Excerpts from a dataset

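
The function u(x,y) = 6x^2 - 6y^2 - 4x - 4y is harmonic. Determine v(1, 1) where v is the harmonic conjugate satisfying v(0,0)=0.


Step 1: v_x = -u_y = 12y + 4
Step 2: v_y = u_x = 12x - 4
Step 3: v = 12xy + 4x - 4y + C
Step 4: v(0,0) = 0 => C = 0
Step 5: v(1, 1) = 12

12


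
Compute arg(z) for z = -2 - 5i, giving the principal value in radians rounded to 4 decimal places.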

---

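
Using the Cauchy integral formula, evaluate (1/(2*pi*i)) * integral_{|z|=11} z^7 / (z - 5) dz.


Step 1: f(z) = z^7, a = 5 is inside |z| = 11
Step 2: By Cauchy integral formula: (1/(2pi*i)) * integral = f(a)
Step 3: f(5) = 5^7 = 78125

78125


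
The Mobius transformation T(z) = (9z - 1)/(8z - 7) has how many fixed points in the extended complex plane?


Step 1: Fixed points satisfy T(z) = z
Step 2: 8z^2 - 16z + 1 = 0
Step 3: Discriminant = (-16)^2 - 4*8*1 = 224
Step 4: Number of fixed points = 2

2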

==

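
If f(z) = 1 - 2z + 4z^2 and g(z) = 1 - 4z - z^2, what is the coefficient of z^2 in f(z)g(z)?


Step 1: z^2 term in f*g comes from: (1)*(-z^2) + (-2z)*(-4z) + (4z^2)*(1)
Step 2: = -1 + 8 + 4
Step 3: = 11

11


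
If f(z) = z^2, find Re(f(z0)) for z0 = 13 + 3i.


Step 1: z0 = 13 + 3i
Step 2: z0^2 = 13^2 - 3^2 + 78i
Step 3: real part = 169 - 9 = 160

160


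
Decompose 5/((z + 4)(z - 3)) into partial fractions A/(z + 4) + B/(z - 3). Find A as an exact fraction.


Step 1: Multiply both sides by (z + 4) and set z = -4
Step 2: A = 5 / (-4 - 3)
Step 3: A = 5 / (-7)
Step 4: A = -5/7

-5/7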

* **TO DO**
After locating the line with "The function u(x,y)" above, return that line and every later line through the one with "Compute arg(z) for", word for word and with nothing else.

* **EXERCISE RESPONSE**
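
The function u(x,y) = 6x^2 - 6y^2 - 4x - 4y is harmonic. Determine v(1, 1) where v is the harmonic conjugate satisfying v(0,0)=0.


Step 1: v_x = -u_y = 12y + 4
Step 2: v_y = u_x = 12x - 4
Step 3: v = 12xy + 4x - 4y + C
Step 4: v(0,0) = 0 => C = 0
Step 5: v(1, 1) = 12

12


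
Compute arg(z) for z = -2 - 5i, giving the principal value in radians rounded to 4 decimal places.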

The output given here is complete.